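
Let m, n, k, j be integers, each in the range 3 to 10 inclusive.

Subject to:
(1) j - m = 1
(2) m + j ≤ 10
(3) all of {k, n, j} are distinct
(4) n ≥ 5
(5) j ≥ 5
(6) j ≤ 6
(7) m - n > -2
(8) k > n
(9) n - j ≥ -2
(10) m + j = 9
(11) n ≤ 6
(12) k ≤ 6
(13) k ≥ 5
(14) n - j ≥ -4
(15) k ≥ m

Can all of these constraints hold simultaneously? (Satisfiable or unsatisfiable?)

Constraints 4, 5, 6, 11, 12, and 13 confine each of k, n, j to the 2 values {5, 6}.
Constraint 3 requires all 3 of them to be distinct, but only 2 values are available — impossible by the pigeonhole principle.

Unsatisfiable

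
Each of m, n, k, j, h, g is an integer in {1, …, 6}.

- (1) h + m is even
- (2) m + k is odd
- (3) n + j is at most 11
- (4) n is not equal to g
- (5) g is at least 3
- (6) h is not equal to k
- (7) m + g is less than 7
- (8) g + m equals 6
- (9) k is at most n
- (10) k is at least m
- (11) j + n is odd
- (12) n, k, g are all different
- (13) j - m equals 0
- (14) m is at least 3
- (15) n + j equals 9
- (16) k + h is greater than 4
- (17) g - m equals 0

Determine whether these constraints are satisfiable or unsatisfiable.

Satisfiable

Setting (m, n, k, j, h, g) = (3, 6, 4, 3, 3, 3) satisfies everything: constraint 3: n + j = 9; constraint 7: m + g = 6; constraint 8: g + m = 6, and the others follow.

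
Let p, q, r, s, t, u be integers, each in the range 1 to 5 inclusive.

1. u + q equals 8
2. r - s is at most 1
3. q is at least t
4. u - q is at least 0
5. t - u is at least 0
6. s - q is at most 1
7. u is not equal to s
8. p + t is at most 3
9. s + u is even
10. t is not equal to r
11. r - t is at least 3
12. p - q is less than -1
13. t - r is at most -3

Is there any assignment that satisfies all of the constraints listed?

Unsatisfiable

Constraints 2, 4, 5, 6, and 13 give q − s ≥ -1, s − r ≥ -1, r − t ≥ 3, t − u ≥ 0, u − q ≥ 0.
Adding all 5 inequalities: the left sides telescope to 0, and the right sides sum to (-1) + (-1) + 3 + 0 + 0 = 1. So 0 ≥ 1, which is false.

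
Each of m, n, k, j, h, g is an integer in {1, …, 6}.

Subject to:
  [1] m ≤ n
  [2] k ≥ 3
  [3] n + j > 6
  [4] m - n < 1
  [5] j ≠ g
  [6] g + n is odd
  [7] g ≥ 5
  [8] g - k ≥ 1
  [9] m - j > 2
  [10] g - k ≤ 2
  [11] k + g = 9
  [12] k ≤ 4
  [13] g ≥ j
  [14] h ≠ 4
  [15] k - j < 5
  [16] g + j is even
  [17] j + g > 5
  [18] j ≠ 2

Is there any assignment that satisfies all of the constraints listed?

Satisfiable

The assignment m = 4, n = 6, k = 4, j = 1, h = 6, g = 5 works:
  constraint 3 holds since n + j = 7.
  constraint 4 holds since m - n = -2.
The rest check out directly.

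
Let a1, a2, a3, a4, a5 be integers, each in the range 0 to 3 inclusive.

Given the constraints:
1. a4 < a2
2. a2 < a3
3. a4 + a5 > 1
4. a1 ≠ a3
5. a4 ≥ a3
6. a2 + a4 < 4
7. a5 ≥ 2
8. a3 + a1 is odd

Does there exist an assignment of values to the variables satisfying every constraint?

Unsatisfiable

Constraints 1, 2, and 5 give a3 ≤ a4, a4 < a2, a2 < a3. Chaining: a3 ≤ a4 < a2 < a3, which forces a3 < a3 — impossible.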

• [EXERCISE PROMPT] Lines of the material may hold the string "integers". Copy each one that does.

• [ANSWER BELOW]
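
Let m, n, k, j be integers, each in the range 3 to 10 inclusive.
Let p, q, r, s, t, u be integers, each in the range 1 to 5 inclusive.
Let a1, a2, a3, a4, a5 be integers, each in the range 0 to 3 inclusive.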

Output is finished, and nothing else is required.